*Information shown*:

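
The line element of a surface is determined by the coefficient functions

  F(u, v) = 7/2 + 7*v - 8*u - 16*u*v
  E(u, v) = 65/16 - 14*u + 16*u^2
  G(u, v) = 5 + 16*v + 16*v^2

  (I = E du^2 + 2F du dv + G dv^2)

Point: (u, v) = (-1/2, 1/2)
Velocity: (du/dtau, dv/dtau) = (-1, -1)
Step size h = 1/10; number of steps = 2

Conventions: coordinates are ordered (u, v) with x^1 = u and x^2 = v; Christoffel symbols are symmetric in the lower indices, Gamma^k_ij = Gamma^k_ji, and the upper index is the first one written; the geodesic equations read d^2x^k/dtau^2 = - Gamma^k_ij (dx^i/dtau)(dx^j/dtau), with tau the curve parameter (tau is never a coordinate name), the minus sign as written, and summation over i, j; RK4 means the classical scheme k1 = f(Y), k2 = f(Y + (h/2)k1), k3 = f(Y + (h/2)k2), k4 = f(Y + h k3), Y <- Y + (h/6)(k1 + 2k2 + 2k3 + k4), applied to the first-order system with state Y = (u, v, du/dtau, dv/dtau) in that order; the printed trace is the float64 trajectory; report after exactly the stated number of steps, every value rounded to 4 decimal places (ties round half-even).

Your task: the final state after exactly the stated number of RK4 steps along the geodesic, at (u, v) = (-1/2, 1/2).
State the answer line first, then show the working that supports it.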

==

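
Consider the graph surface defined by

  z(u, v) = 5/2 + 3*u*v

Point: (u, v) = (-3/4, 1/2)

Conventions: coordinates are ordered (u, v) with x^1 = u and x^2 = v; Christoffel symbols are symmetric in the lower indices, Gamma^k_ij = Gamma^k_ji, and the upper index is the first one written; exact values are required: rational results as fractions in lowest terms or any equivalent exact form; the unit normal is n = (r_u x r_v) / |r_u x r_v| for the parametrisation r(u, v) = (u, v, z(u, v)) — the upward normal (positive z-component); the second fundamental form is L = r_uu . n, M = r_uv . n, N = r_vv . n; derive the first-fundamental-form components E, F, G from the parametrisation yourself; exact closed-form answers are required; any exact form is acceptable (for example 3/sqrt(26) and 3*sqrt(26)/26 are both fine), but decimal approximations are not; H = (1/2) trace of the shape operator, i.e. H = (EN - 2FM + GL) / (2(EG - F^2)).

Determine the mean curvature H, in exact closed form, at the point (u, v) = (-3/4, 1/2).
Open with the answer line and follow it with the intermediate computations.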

*Activity*:
Which lines above run from the one containing "F(u, v) = 7/2 + 7*v - 8*u - 16*u*v" down to the one containing "Step size h = 1/10; number of steps = 2"? Repeat exactly those, both ends included, and nothing else.

*Written response*:
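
  F(u, v) = 7/2 + 7*v - 8*u - 16*u*v
  E(u, v) = 65/16 - 14*u + 16*u^2
  G(u, v) = 5 + 16*v + 16*v^2

  (I = E du^2 + 2F du dv + G dv^2)

Point: (u, v) = (-1/2, 1/2)
Velocity: (du/dtau, dv/dtau) = (-1, -1)
Step size h = 1/10; number of steps = 2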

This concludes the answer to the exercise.